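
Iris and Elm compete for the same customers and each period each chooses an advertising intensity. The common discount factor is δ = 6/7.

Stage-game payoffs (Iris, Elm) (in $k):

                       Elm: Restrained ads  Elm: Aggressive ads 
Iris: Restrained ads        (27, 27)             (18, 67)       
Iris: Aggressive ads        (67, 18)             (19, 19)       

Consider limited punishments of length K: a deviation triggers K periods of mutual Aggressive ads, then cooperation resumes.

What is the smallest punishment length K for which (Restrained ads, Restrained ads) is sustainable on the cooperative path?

No profitable deviation requires (27−19)(δ+…+δ^K) ≥ 67−27, i.e. δ+…+δ^K ≥ 5 ≈ 5.0000.
With δ = 6/7, the partial sums are K=1: 0.8571, K=2: 1.5918, …, K=10: 4.7157, K=11: 4.8991, K=12: 5.0564.
K = 12 is the first length at which the sum reaches 5.0000.

12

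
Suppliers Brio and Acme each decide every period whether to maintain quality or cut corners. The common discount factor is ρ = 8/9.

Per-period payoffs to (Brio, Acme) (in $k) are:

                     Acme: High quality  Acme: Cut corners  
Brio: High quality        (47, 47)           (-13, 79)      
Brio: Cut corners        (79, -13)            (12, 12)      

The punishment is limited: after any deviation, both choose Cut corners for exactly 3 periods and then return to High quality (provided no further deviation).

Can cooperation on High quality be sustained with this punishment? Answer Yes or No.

Yes

A one-shot deviation gives 79 now, then 12 for 3 periods, then back to 47.
Gain from deviating: (79−47) today; loss: (47−12) in each of the next 3 periods.
No-deviation condition: (47−12)(ρ+…+ρ^3) ≥ 79−47, i.e. ρ+…+ρ^3 ≥ 32/35.
At ρ = 8/9: ρ+…+ρ^3 = 2.3813 ≥ 0.9143.
So cooperation is sustainable.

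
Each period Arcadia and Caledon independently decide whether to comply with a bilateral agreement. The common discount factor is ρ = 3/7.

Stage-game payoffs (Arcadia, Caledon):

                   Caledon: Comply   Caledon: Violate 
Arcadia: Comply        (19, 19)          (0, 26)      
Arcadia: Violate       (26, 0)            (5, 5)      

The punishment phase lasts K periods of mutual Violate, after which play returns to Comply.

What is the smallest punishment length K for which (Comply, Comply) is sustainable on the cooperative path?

Need Σ_{k=1}^{K} ρ^k ≥ (26−19)/(19−5) = 0.5000 at ρ = 3/7.
At K = 1 the sum is 0.4286 < 0.5000; at K = 2 it is 0.6122 ≥ 0.5000.
So the minimum punishment length is K = 2.

2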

· · · ·

» **PROBLEM TO SOLVE**:
Wherever the string "Caledon" appears in the entries above, list that line.

» **THE ANSWER**:
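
Each period Arcadia and Caledon independently decide whether to comply with a bilateral agreement. The common discount factor is ρ = 3/7.
Stage-game payoffs (Arcadia, Caledon):
                   Caledon: Comply   Caledon: Violate 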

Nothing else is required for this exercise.